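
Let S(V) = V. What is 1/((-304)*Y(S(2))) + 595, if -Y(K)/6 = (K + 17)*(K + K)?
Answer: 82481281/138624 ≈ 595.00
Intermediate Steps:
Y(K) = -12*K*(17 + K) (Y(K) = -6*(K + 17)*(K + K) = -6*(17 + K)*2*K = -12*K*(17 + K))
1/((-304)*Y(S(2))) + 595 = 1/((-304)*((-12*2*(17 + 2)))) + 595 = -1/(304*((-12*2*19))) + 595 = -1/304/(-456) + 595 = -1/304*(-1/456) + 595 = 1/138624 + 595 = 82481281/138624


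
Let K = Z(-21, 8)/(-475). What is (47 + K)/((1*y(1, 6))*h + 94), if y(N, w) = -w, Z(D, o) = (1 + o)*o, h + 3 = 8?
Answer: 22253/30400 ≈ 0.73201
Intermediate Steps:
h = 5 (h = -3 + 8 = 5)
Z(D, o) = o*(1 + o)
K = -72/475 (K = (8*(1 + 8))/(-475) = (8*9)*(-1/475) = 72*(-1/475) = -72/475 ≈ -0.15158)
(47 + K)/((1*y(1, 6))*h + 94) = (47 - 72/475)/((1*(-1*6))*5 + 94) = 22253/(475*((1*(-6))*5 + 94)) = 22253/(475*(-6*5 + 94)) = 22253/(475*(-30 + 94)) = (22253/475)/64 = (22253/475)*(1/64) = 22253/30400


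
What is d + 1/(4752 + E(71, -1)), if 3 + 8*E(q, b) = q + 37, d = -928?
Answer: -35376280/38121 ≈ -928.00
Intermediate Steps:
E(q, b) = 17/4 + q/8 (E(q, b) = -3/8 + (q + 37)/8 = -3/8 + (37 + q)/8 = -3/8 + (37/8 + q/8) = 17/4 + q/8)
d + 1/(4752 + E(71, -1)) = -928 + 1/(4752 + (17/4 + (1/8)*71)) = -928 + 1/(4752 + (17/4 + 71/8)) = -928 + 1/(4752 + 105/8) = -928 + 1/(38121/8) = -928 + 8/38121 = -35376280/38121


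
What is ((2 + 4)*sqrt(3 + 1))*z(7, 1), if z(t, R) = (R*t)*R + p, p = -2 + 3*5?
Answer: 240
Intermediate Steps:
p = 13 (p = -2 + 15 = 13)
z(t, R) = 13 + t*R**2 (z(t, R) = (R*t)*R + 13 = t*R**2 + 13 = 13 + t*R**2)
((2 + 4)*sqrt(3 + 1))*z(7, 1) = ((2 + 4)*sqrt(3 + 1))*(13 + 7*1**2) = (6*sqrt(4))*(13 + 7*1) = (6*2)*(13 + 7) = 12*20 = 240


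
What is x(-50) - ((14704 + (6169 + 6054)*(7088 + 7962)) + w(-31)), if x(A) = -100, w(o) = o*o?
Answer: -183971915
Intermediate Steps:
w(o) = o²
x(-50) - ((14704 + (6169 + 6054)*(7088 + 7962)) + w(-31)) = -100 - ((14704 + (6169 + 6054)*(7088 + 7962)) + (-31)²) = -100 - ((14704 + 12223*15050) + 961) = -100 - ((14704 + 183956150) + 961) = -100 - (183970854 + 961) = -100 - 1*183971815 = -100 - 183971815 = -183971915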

□ □ □ □ □ □ □

§ **What is being asked**
If a line in the entries above has the word "Answer", copy it.

§ **Written response**
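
Answer: 82481281/138624 ≈ 595.00
Answer: 22253/30400 ≈ 0.73201
Answer: -35376280/38121 ≈ -928.00
Answer: 240
Answer: -183971915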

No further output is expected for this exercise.